Problem to work on -
Set down all of the records exactly, leaving none out.

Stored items
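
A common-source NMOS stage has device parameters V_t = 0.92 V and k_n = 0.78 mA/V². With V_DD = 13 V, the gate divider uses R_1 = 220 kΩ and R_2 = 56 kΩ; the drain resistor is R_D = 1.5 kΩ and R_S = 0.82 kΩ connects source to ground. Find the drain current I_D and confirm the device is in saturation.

V_G = V_DD·R_2/(R_1+R_2) = 13×56/276 = 2.64 V.
Assume saturation: I_D = (k_n/2)(V_GS − V_t)² with V_GS = V_G − I_D·R_S = 2.64 − 0.82·I_D.
Substituting gives 0.262·I_D² − 2.1·I_D + 1.15 = 0, with roots I_D = 0.592 or 7.41 mA.
The root I_D = 7.41 mA gives V_GS = -3.44 V ≤ V_t, so take I_D = 0.592 mA.
Then V_GS = 2.15 V and V_DS = V_DD − I_D(R_D+R_S) = 13 − 0.592×2.32 = 11.6 V.
Saturation requires V_DS ≥ V_GS − V_t = 1.23 V; 11.6 ≥ 1.23 ✓.

I_D ≈ 0.59 mA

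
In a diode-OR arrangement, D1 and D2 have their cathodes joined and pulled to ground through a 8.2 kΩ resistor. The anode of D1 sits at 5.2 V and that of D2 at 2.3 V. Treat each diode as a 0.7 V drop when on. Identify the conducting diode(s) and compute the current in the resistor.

Only D1 conducts; I_R ≈ 0.55 mA

Assume both conduct. Then node N would need to be at both 5.2−0.7 = 4.5 V and 2.3−0.7 = 1.6 V, which is impossible.
Assume only D1 conducts: V_N = 5.2 − 0.7 = 4.5 V, so I_R = 4.5/8.2 = 0.549 mA.
Check D2: its anode-to-cathode voltage is 2.3 − 4.5 = -2.2 V < 0.7 V, so it is off. The assumption is consistent.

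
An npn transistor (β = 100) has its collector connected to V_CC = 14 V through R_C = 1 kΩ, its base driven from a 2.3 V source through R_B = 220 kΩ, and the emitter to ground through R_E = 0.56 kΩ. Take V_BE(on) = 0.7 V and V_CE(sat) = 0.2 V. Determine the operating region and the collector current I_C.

active; I_C ≈ 0.58 mA

Assume active. Base-emitter loop: I_B = (V_BB − V_BE)/(R_B + (β+1)R_E) = (2.3 − 0.7)/(220 + 101×0.56) = 0.00579 mA.
I_C = β·I_B = 100×0.00579 = 0.579 mA.
V_CE = V_CC − I_C·R_C − I_E·R_E = 14 − 0.579×1 − 0.584×0.56 = 13.1 V > V_CE(sat), so the active-region assumption holds.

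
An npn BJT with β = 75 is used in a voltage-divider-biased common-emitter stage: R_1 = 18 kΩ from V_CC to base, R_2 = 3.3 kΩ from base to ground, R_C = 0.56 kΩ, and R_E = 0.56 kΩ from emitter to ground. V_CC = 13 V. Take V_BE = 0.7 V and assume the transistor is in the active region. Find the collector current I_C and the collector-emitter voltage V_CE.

I_C ≈ 2.2 mA, V_CE ≈ 11 V

Thevenize the base divider: V_Th = V_CC·R_2/(R_1+R_2) = 13×3.3/21.3 = 2.01 V, R_Th = R_1‖R_2 = 2.79 kΩ.
Base-emitter loop: V_Th = I_B·R_Th + V_BE + (β+1)I_B·R_E, so I_B = (2.01 − 0.7) / (2.79 + 76×0.56) = 0.029 mA.
I_C = β·I_B = 75×0.029 = 2.17 mA, and I_E = (β+1)I_B = 2.2 mA.
V_CE = V_CC − I_C·R_C − I_E·R_E = 13 − 2.17×0.56 − 2.2×0.56 = 10.5 V.
V_CE = 10.5 V > 0.2 V confirms active-region operation.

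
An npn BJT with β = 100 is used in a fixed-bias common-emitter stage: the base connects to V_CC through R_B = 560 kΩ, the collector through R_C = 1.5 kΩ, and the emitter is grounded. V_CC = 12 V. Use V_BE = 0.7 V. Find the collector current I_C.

I_C ≈ 2 mA

Base loop: V_CC = I_B·R_B + V_BE, so I_B = (12 − 0.7)/560 kΩ = 0.0202 mA.
In the active region I_C = β·I_B = 100 × 0.0202 = 2.02 mA.
Collector loop: V_CE = V_CC − I_C·R_C = 12 − 2.02×1.5 = 8.97 V.
Since V_CE = 8.97 V > V_CE(sat) ≈ 0.2 V, the transistor is in the active region as assumed.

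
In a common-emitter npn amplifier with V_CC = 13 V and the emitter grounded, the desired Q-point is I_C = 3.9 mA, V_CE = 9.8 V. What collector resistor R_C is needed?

Collector loop: V_CC = I_C·R_C + V_CE.
R_C = (V_CC − V_CE)/I_C = (13 − 9.8)/3.9 = 0.821 kΩ.

R_C ≈ 0.82 kΩ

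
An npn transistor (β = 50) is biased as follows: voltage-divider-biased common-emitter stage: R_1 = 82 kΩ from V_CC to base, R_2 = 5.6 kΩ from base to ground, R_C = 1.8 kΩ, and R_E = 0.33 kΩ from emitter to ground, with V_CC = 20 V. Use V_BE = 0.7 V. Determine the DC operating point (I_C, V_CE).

I_C ≈ 1.3 mA, V_CE ≈ 17 V

Thevenize the base divider: V_Th = V_CC·R_2/(R_1+R_2) = 20×5.6/87.6 = 1.28 V, R_Th = R_1‖R_2 = 5.24 kΩ.
Base-emitter loop: V_Th = I_B·R_Th + V_BE + (β+1)I_B·R_E, so I_B = (1.28 − 0.7) / (5.24 + 51×0.33) = 0.0262 mA.
I_C = β·I_B = 50×0.0262 = 1.31 mA, and I_E = (β+1)I_B = 1.34 mA.
V_CE = V_CC − I_C·R_C − I_E·R_E = 20 − 1.31×1.8 − 1.34×0.33 = 17.2 V.
V_CE = 17.2 V > 0.2 V confirms active-region operation.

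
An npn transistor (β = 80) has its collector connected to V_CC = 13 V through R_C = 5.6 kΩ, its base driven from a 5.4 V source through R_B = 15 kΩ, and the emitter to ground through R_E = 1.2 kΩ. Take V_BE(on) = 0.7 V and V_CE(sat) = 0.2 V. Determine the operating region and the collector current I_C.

saturation; I_C ≈ 1.9 mA

Assume active: I_B = (5.4 − 0.7)/(15 + 81×1.2) = 0.0419 mA, I_C = β·I_B = 3.35 mA.
Then V_CE = 13 − 3.35×5.6 − 3.39×1.2 = -9.84 V < 0.2 V — the active assumption fails.
Re-solve with V_CE = 0.2 V. KCL at the emitter: V_E/R_E = (V_BB−0.7−V_E)/R_B + (V_CC−0.2−V_E)/R_C, giving V_E = 2.41 V.
I_C = (V_CC − 0.2 − V_E)/R_C = (12.8 − 2.41)/5.6 = 1.86 mA.
Check: I_B = (4.7 − 2.41)/15 = 0.153 mA, and β·I_B = 12.2 mA > I_C, confirming saturation.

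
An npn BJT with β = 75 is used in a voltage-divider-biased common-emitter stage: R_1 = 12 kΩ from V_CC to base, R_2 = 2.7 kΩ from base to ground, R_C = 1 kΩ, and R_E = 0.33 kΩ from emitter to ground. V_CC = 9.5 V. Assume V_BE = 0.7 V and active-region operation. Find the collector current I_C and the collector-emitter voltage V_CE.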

Solution to the problem -
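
A common-source NMOS stage has device parameters V_t = 0.92 V and k_n = 0.78 mA/V². With V_DD = 13 V, the gate divider uses R_1 = 220 kΩ and R_2 = 56 kΩ; the drain resistor is R_D = 1.5 kΩ and R_S = 0.82 kΩ connects source to ground. Find the drain current I_D and confirm the device is in saturation.

V_G = V_DD·R_2/(R_1+R_2) = 13×56/276 = 2.64 V.
Assume saturation: I_D = (k_n/2)(V_GS − V_t)² with V_GS = V_G − I_D·R_S = 2.64 − 0.82·I_D.
Substituting gives 0.262·I_D² − 2.1·I_D + 1.15 = 0, with roots I_D = 0.592 or 7.41 mA.
The root I_D = 7.41 mA gives V_GS = -3.44 V ≤ V_t, so take I_D = 0.592 mA.
Then V_GS = 2.15 V and V_DS = V_DD − I_D(R_D+R_S) = 13 − 0.592×2.32 = 11.6 V.
Saturation requires V_DS ≥ V_GS − V_t = 1.23 V; 11.6 ≥ 1.23 ✓.

I_D ≈ 0.59 mA

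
In a diode-OR arrangement, D1 and D2 have their cathodes joined and pulled to ground through a 8.2 kΩ resistor. The anode of D1 sits at 5.2 V and that of D2 at 2.3 V. Treat each diode as a 0.7 V drop when on. Identify the conducting diode(s) and compute the current in the resistor.

Only D1 conducts; I_R ≈ 0.55 mA

Assume both conduct. Then node N would need to be at both 5.2−0.7 = 4.5 V and 2.3−0.7 = 1.6 V, which is impossible.
Assume only D1 conducts: V_N = 5.2 − 0.7 = 4.5 V, so I_R = 4.5/8.2 = 0.549 mA.
Check D2: its anode-to-cathode voltage is 2.3 − 4.5 = -2.2 V < 0.7 V, so it is off. The assumption is consistent.

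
An npn transistor (β = 100) has its collector connected to V_CC = 14 V through R_C = 1 kΩ, its base driven from a 2.3 V source through R_B = 220 kΩ, and the emitter to ground through R_E = 0.56 kΩ. Take V_BE(on) = 0.7 V and V_CE(sat) = 0.2 V. Determine the operating region and the collector current I_C.

active; I_C ≈ 0.58 mA

Assume active. Base-emitter loop: I_B = (V_BB − V_BE)/(R_B + (β+1)R_E) = (2.3 − 0.7)/(220 + 101×0.56) = 0.00579 mA.
I_C = β·I_B = 100×0.00579 = 0.579 mA.
V_CE = V_CC − I_C·R_C − I_E·R_E = 14 − 0.579×1 − 0.584×0.56 = 13.1 V > V_CE(sat), so the active-region assumption holds.

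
An npn BJT with β = 75 is used in a voltage-divider-biased common-emitter stage: R_1 = 18 kΩ from V_CC to base, R_2 = 3.3 kΩ from base to ground, R_C = 0.56 kΩ, and R_E = 0.56 kΩ from emitter to ground. V_CC = 13 V. Take V_BE = 0.7 V and assume the transistor is in the active region. Find the collector current I_C and the collector-emitter voltage V_CE.

I_C ≈ 2.2 mA, V_CE ≈ 11 V

Thevenize the base divider: V_Th = V_CC·R_2/(R_1+R_2) = 13×3.3/21.3 = 2.01 V, R_Th = R_1‖R_2 = 2.79 kΩ.
Base-emitter loop: V_Th = I_B·R_Th + V_BE + (β+1)I_B·R_E, so I_B = (2.01 − 0.7) / (2.79 + 76×0.56) = 0.029 mA.
I_C = β·I_B = 75×0.029 = 2.17 mA, and I_E = (β+1)I_B = 2.2 mA.
V_CE = V_CC − I_C·R_C − I_E·R_E = 13 − 2.17×0.56 − 2.2×0.56 = 10.5 V.
V_CE = 10.5 V > 0.2 V confirms active-region operation.

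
An npn BJT with β = 100 is used in a fixed-bias common-emitter stage: the base connects to V_CC through R_B = 560 kΩ, the collector through R_C = 1.5 kΩ, and the emitter is grounded. V_CC = 12 V. Use V_BE = 0.7 V. Find the collector current I_C.

I_C ≈ 2 mA

Base loop: V_CC = I_B·R_B + V_BE, so I_B = (12 − 0.7)/560 kΩ = 0.0202 mA.
In the active region I_C = β·I_B = 100 × 0.0202 = 2.02 mA.
Collector loop: V_CE = V_CC − I_C·R_C = 12 − 2.02×1.5 = 8.97 V.
Since V_CE = 8.97 V > V_CE(sat) ≈ 0.2 V, the transistor is in the active region as assumed.

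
In a common-emitter npn amplifier with V_CC = 13 V and the emitter grounded, the desired Q-point is I_C = 3.9 mA, V_CE = 9.8 V. What collector resistor R_C is needed?

Collector loop: V_CC = I_C·R_C + V_CE.
R_C = (V_CC − V_CE)/I_C = (13 − 9.8)/3.9 = 0.821 kΩ.

R_C ≈ 0.82 kΩ

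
An npn transistor (β = 50) is biased as follows: voltage-divider-biased common-emitter stage: R_1 = 82 kΩ from V_CC to base, R_2 = 5.6 kΩ from base to ground, R_C = 1.8 kΩ, and R_E = 0.33 kΩ from emitter to ground, with V_CC = 20 V. Use V_BE = 0.7 V. Determine the DC operating point (I_C, V_CE).

I_C ≈ 1.3 mA, V_CE ≈ 17 V

Thevenize the base divider: V_Th = V_CC·R_2/(R_1+R_2) = 20×5.6/87.6 = 1.28 V, R_Th = R_1‖R_2 = 5.24 kΩ.
Base-emitter loop: V_Th = I_B·R_Th + V_BE + (β+1)I_B·R_E, so I_B = (1.28 − 0.7) / (5.24 + 51×0.33) = 0.0262 mA.
I_C = β·I_B = 50×0.0262 = 1.31 mA, and I_E = (β+1)I_B = 1.34 mA.
V_CE = V_CC − I_C·R_C − I_E·R_E = 20 − 1.31×1.8 − 1.34×0.33 = 17.2 V.
V_CE = 17.2 V > 0.2 V confirms active-region operation.

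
An npn transistor (β = 80) has its collector connected to V_CC = 13 V through R_C = 5.6 kΩ, its base driven from a 5.4 V source through R_B = 15 kΩ, and the emitter to ground through R_E = 1.2 kΩ. Take V_BE(on) = 0.7 V and V_CE(sat) = 0.2 V. Determine the operating region and the collector current I_C.

saturation; I_C ≈ 1.9 mA

Assume active: I_B = (5.4 − 0.7)/(15 + 81×1.2) = 0.0419 mA, I_C = β·I_B = 3.35 mA.
Then V_CE = 13 − 3.35×5.6 − 3.39×1.2 = -9.84 V < 0.2 V — the active assumption fails.
Re-solve with V_CE = 0.2 V. KCL at the emitter: V_E/R_E = (V_BB−0.7−V_E)/R_B + (V_CC−0.2−V_E)/R_C, giving V_E = 2.41 V.
I_C = (V_CC − 0.2 − V_E)/R_C = (12.8 − 2.41)/5.6 = 1.86 mA.
Check: I_B = (4.7 − 2.41)/15 = 0.153 mA, and β·I_B = 12.2 mA > I_C, confirming saturation.

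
An npn BJT with β = 75 is used in a voltage-divider-biased common-emitter stage: R_1 = 12 kΩ from V_CC to base, R_2 = 2.7 kΩ from base to ground, R_C = 1 kΩ, and R_E = 0.33 kΩ from emitter to ground. V_CC = 9.5 V. Assume V_BE = 0.7 V and active-region operation. Find the collector current I_C and the collector-emitter voltage V_CE.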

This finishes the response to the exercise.